Dataset entries
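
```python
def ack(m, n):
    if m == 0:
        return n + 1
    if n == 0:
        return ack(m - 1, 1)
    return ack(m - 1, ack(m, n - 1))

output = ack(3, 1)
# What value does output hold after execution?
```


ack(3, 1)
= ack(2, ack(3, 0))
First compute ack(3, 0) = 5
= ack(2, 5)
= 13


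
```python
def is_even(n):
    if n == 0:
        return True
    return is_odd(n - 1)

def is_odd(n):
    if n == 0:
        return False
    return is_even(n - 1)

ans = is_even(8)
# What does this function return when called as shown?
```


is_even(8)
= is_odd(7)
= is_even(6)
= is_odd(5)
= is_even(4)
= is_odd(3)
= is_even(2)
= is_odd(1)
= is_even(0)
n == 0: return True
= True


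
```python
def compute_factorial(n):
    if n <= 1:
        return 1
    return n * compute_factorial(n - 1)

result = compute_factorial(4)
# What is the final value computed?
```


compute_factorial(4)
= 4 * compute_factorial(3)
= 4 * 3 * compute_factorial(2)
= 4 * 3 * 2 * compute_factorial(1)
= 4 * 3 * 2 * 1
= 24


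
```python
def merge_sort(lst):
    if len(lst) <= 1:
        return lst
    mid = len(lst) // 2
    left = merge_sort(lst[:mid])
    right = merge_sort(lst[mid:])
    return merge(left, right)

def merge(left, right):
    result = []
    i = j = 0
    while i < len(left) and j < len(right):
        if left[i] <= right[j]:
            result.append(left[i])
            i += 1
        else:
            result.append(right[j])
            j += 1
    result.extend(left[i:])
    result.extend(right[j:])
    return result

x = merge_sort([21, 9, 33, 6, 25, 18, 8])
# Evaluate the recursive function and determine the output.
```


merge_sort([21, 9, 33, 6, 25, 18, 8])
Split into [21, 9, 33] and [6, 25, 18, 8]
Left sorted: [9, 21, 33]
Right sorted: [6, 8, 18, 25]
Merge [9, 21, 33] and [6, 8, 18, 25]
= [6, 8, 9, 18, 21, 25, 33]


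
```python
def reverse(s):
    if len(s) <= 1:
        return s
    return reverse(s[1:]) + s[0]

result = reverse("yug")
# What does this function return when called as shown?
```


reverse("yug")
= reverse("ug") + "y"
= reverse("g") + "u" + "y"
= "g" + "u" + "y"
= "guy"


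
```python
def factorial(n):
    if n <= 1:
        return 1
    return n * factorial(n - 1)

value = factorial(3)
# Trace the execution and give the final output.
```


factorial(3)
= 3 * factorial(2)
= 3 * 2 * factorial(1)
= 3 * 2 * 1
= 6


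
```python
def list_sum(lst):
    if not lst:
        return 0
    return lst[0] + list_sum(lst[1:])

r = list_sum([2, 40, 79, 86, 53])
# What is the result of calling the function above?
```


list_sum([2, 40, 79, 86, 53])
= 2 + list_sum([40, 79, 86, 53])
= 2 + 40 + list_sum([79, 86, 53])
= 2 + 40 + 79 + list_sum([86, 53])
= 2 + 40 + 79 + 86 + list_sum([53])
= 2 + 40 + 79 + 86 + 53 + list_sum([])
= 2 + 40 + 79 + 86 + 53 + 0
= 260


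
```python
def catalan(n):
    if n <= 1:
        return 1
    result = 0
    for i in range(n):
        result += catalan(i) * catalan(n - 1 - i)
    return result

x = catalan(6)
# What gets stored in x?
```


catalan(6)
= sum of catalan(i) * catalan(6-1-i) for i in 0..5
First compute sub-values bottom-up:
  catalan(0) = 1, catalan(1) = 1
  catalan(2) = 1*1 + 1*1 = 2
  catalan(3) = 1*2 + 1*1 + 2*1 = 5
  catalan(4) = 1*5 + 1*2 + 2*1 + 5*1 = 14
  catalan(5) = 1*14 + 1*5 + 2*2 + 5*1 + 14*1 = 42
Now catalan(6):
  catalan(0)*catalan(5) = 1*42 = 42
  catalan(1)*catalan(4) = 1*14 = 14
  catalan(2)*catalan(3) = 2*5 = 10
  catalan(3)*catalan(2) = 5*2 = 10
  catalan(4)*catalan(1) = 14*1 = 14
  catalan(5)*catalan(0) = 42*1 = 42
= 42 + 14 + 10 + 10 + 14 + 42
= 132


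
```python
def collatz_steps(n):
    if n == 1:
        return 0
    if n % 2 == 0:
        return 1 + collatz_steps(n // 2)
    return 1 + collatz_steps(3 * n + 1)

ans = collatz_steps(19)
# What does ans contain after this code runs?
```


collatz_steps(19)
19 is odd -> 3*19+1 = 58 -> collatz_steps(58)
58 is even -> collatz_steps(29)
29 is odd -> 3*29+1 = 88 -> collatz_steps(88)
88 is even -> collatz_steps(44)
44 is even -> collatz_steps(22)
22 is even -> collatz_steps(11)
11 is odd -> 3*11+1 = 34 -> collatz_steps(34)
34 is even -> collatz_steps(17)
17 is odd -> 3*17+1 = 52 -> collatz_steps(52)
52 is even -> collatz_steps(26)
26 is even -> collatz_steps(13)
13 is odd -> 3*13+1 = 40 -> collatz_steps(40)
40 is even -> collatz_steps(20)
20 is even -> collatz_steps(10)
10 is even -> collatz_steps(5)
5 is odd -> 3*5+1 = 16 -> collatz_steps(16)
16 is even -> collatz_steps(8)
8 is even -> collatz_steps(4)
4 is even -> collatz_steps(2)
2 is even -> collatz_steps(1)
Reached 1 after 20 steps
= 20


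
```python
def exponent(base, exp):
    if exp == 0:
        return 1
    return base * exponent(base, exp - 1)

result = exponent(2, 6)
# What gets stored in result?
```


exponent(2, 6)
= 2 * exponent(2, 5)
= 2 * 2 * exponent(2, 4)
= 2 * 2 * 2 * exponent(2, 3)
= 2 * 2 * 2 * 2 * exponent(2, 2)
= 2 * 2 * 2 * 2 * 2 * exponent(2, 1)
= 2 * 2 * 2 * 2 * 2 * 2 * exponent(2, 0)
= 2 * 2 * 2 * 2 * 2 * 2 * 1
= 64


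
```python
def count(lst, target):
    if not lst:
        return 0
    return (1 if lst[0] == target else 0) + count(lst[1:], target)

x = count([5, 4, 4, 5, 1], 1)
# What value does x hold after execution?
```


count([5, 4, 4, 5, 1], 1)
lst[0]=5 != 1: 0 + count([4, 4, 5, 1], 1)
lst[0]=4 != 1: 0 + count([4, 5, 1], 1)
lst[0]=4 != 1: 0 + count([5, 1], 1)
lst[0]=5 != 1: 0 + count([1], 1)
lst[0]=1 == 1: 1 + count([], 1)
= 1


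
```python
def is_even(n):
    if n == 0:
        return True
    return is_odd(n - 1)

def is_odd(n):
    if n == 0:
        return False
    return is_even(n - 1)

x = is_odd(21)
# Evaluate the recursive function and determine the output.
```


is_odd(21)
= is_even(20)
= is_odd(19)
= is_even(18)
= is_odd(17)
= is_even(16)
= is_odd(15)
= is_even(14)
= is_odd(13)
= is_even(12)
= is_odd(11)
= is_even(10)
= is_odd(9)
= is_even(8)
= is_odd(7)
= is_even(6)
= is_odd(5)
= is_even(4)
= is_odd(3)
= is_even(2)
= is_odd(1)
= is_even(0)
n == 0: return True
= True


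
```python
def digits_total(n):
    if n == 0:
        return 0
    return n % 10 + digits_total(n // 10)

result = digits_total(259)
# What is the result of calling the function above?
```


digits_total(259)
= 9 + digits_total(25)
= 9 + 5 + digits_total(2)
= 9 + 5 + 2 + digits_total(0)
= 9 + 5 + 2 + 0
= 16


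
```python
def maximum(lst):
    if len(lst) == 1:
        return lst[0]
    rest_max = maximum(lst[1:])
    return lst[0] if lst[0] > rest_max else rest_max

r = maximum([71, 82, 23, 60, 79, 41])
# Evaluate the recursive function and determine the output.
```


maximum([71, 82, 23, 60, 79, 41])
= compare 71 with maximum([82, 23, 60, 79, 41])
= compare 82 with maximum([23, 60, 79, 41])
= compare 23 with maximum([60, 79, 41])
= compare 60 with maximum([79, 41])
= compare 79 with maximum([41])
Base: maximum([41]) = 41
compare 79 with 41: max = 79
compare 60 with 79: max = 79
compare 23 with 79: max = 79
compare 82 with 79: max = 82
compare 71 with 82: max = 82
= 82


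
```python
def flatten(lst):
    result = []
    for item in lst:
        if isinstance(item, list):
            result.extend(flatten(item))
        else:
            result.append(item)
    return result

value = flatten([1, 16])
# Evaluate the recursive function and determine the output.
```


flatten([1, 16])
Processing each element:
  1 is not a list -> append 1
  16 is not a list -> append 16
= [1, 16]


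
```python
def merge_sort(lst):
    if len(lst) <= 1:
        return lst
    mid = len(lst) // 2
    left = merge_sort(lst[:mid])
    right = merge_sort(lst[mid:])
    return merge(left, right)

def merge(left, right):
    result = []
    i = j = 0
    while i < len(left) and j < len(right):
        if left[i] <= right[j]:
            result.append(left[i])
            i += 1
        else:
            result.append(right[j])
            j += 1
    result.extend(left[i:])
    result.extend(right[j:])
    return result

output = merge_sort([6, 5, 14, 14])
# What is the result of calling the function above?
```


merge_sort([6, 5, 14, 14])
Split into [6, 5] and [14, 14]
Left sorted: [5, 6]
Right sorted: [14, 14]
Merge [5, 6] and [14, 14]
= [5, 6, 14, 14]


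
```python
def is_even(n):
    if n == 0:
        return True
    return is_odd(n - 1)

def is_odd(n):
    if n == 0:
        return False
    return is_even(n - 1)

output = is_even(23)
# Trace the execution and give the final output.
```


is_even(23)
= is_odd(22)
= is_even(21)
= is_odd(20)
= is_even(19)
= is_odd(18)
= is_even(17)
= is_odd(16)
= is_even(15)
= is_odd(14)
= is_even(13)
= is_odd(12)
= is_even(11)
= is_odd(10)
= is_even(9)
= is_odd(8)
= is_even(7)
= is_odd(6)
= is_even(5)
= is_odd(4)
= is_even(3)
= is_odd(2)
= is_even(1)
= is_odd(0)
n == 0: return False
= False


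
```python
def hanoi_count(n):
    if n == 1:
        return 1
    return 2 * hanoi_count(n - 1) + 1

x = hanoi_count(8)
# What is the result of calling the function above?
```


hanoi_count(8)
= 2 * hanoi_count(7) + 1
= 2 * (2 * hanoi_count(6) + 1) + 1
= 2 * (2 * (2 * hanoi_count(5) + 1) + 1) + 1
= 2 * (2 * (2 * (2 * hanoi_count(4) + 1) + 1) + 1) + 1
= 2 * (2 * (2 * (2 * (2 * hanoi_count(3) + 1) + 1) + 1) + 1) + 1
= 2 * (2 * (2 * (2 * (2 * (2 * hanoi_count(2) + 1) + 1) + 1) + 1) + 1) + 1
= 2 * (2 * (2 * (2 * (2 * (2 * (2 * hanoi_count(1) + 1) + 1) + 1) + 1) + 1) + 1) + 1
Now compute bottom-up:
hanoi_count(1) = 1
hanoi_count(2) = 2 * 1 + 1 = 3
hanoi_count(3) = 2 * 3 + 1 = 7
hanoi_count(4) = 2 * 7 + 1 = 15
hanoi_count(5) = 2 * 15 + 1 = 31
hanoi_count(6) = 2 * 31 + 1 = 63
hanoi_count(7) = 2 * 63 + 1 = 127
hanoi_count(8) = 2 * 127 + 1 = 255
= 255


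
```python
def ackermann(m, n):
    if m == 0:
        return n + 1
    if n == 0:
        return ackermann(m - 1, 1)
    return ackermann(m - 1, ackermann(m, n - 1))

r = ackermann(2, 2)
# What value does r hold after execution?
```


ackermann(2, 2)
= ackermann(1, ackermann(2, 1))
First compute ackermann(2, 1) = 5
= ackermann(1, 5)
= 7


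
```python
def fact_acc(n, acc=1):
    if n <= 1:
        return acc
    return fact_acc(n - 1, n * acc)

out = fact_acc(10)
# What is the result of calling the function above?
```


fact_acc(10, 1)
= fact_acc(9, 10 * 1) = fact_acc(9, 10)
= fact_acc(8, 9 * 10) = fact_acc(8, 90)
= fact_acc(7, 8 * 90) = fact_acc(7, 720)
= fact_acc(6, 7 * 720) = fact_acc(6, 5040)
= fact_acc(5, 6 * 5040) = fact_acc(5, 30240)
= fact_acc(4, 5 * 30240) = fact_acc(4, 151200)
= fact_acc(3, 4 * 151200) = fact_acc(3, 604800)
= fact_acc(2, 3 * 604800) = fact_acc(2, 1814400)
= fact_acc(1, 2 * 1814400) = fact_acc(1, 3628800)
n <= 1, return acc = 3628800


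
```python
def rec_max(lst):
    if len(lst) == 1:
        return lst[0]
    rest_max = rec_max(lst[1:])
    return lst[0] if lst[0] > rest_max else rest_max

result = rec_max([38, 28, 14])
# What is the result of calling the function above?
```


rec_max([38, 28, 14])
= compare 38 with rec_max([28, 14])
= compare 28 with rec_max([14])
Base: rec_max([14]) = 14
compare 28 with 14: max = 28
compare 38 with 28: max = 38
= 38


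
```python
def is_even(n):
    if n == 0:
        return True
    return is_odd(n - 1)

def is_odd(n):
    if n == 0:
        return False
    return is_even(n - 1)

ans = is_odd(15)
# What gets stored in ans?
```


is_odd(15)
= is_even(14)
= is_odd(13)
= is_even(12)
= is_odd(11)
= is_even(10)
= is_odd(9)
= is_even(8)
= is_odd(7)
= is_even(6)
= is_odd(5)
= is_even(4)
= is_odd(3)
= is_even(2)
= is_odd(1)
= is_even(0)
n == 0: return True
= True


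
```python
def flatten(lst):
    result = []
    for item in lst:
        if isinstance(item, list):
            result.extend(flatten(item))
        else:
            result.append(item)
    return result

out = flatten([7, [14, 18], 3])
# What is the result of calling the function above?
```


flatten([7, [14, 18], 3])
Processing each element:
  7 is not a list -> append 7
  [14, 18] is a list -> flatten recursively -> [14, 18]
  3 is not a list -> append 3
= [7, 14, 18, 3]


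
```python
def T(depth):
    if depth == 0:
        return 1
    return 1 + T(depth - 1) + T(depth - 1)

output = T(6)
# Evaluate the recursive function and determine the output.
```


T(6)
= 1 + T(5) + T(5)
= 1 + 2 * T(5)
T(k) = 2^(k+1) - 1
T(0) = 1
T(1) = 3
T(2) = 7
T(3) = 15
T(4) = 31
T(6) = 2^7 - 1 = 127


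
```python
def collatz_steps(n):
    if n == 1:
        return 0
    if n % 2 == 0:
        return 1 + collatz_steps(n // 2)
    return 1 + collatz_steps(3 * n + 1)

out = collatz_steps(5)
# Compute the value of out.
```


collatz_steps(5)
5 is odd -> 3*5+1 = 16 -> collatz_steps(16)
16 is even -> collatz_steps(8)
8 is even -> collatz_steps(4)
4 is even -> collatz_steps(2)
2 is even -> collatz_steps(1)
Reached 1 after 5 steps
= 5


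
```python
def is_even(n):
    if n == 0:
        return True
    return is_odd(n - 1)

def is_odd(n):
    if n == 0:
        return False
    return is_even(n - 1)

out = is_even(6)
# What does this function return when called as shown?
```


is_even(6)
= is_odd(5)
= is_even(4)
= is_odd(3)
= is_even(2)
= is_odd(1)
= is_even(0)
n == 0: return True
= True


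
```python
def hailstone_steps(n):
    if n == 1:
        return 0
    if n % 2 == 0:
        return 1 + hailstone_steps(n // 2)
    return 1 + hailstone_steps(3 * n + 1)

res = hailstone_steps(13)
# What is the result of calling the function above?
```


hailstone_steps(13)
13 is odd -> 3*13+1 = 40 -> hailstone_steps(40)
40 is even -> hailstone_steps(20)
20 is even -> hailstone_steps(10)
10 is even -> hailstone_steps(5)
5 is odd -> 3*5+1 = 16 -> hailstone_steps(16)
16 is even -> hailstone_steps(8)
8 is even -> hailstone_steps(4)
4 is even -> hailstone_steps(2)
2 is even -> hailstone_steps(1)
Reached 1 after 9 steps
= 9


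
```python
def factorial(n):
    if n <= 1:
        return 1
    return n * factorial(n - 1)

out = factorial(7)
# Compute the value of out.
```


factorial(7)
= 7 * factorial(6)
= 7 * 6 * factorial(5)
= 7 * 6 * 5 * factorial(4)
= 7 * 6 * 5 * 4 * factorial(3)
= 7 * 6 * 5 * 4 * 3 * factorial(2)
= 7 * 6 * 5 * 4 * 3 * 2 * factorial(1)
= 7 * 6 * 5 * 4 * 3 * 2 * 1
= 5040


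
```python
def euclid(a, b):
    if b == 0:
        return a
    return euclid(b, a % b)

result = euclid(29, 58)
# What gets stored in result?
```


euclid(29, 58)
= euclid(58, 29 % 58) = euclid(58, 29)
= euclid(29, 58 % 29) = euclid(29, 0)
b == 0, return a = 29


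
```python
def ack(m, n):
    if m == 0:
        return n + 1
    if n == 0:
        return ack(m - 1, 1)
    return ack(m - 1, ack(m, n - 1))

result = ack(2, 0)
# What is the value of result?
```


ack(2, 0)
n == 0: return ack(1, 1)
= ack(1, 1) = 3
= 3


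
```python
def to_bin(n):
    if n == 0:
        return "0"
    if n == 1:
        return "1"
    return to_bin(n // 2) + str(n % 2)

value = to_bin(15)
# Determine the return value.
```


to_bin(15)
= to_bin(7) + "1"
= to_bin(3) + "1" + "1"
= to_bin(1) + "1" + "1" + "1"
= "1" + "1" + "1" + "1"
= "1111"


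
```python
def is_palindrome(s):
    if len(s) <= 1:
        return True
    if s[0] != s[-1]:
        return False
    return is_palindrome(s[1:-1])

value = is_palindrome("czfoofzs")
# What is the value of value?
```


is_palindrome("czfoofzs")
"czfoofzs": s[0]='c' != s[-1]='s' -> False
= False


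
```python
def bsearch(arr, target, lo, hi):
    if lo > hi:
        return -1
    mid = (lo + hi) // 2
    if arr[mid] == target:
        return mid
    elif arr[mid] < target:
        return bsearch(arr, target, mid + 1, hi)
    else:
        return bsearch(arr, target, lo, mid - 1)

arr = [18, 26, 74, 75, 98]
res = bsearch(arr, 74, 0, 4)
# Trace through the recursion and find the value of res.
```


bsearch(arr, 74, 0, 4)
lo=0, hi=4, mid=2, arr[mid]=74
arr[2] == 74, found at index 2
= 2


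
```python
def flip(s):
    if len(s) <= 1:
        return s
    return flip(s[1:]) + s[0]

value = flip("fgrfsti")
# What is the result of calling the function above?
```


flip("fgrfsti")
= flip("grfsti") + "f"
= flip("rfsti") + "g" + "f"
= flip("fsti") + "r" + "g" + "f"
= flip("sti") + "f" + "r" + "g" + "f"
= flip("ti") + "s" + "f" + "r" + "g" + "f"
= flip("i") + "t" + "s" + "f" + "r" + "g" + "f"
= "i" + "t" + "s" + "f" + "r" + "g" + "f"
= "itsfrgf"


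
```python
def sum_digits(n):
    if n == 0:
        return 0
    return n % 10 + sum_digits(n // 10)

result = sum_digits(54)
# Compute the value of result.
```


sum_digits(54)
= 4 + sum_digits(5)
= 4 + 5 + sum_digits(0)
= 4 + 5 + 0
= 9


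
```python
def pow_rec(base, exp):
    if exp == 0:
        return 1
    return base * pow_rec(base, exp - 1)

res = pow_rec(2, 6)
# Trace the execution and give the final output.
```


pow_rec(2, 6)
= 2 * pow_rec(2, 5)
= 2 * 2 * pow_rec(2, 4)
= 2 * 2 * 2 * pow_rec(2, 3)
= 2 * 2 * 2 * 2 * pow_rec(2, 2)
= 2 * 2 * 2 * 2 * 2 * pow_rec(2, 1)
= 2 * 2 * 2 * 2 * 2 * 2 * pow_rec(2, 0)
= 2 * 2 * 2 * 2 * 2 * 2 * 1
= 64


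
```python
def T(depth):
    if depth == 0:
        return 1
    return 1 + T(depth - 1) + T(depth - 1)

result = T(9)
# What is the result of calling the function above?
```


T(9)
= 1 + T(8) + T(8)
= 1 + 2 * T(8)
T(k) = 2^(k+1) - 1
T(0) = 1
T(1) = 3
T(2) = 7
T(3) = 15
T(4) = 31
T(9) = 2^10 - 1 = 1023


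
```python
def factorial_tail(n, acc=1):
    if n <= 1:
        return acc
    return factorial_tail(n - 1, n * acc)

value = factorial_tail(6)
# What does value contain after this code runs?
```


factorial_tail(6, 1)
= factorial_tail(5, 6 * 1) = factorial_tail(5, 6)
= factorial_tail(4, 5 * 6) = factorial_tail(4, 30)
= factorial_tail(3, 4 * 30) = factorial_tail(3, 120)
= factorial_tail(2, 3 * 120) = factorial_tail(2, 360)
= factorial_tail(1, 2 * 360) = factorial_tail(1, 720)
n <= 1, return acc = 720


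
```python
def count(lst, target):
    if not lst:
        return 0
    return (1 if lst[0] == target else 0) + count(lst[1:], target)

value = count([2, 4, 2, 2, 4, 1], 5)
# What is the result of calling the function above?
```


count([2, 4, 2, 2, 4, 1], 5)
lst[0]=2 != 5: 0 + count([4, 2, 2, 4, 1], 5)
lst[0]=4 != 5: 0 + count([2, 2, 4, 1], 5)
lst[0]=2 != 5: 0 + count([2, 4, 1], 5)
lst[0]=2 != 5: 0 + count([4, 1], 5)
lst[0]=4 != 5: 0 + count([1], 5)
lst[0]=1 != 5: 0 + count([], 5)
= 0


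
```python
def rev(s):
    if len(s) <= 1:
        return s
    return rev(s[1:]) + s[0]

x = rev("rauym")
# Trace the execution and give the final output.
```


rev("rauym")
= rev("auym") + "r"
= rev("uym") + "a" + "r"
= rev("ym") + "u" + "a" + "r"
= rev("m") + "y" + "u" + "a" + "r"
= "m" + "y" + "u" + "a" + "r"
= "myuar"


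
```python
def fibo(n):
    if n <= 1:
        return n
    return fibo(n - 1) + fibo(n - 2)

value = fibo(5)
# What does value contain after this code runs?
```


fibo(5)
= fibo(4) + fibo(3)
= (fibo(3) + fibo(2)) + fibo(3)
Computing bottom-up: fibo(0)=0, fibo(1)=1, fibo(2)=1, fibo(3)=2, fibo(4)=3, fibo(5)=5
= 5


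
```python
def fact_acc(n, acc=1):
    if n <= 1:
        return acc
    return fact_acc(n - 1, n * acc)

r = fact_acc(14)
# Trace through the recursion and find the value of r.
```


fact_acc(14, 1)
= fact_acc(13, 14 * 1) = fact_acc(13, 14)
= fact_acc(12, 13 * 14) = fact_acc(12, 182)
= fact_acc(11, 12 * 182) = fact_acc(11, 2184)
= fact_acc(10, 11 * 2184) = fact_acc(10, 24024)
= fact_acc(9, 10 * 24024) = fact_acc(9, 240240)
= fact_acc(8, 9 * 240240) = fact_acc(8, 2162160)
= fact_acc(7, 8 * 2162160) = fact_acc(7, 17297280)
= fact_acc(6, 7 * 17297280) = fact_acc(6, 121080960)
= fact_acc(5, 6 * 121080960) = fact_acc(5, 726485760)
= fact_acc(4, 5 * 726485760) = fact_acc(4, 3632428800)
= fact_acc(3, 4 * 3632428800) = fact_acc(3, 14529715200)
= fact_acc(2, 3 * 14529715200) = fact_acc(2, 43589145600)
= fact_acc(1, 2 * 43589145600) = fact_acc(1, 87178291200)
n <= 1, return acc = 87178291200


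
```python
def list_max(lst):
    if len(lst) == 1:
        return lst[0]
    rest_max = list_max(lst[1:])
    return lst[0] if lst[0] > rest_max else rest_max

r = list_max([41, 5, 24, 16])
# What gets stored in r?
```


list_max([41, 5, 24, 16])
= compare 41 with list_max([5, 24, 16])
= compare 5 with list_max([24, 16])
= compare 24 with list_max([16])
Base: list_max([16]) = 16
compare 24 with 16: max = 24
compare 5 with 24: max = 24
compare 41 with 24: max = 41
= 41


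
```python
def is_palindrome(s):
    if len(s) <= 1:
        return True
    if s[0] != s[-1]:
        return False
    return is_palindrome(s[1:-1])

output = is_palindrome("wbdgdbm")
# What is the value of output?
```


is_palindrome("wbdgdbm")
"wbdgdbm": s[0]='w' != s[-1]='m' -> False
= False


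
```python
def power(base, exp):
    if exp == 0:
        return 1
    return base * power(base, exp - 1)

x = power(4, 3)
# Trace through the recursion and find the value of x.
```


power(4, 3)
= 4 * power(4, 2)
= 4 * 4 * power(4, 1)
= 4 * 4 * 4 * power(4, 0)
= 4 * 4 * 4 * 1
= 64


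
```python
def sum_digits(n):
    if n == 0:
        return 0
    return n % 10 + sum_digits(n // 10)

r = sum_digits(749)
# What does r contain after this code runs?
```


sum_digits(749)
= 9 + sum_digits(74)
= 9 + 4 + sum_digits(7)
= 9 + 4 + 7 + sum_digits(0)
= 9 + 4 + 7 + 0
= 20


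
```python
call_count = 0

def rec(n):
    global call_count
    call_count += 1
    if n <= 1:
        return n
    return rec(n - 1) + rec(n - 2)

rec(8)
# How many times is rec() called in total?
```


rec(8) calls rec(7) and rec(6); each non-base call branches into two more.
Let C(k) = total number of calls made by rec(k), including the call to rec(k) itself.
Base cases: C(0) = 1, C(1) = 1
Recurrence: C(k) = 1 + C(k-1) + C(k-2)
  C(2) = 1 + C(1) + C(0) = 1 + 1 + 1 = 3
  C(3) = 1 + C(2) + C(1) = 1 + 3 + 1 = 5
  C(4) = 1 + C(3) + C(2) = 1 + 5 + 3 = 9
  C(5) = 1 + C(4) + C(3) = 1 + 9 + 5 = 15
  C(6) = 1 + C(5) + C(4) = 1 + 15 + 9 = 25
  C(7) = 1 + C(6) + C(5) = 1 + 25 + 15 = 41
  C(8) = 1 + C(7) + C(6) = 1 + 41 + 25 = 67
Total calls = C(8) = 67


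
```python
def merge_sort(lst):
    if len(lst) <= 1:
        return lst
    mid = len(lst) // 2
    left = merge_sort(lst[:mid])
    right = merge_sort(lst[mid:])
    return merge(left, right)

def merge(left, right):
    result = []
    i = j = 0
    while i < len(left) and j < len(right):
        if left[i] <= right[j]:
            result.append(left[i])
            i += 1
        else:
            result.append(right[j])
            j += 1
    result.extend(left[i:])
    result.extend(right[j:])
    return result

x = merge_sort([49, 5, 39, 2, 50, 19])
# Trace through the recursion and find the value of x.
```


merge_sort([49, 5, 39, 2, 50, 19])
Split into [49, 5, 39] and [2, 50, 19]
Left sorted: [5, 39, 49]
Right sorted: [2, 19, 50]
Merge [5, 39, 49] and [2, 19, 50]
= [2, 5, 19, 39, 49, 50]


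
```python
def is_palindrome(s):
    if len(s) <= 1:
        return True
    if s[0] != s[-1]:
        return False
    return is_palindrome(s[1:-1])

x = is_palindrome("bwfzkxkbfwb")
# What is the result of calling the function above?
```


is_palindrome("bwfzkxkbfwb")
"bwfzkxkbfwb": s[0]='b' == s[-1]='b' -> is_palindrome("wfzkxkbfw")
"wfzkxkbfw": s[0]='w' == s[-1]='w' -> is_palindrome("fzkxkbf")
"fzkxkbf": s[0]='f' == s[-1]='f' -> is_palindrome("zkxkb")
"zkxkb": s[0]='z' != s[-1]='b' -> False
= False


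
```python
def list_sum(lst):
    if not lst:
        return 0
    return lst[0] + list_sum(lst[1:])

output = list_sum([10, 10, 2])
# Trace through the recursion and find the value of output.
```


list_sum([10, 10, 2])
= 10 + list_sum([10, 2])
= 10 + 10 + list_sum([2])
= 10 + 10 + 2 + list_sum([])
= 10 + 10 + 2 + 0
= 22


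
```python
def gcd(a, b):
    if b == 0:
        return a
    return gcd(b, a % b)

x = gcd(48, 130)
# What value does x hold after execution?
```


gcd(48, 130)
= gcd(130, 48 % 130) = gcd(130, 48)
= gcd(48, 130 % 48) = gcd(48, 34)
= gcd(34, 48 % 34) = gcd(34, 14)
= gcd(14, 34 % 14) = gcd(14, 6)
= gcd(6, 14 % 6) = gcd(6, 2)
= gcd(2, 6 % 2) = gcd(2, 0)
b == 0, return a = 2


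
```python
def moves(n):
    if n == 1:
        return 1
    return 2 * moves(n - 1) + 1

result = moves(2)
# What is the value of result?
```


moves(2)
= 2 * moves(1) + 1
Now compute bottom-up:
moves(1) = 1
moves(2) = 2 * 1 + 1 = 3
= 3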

Assigned task
List every line above that holds the word "target".

Solution to this problem
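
def count(lst, target):
    return (1 if lst[0] == target else 0) + count(lst[1:], target)
def bsearch(arr, target, lo, hi):
    if arr[mid] == target:
    elif arr[mid] < target:
        return bsearch(arr, target, mid + 1, hi)
        return bsearch(arr, target, lo, mid - 1)
def count(lst, target):
    return (1 if lst[0] == target else 0) + count(lst[1:], target)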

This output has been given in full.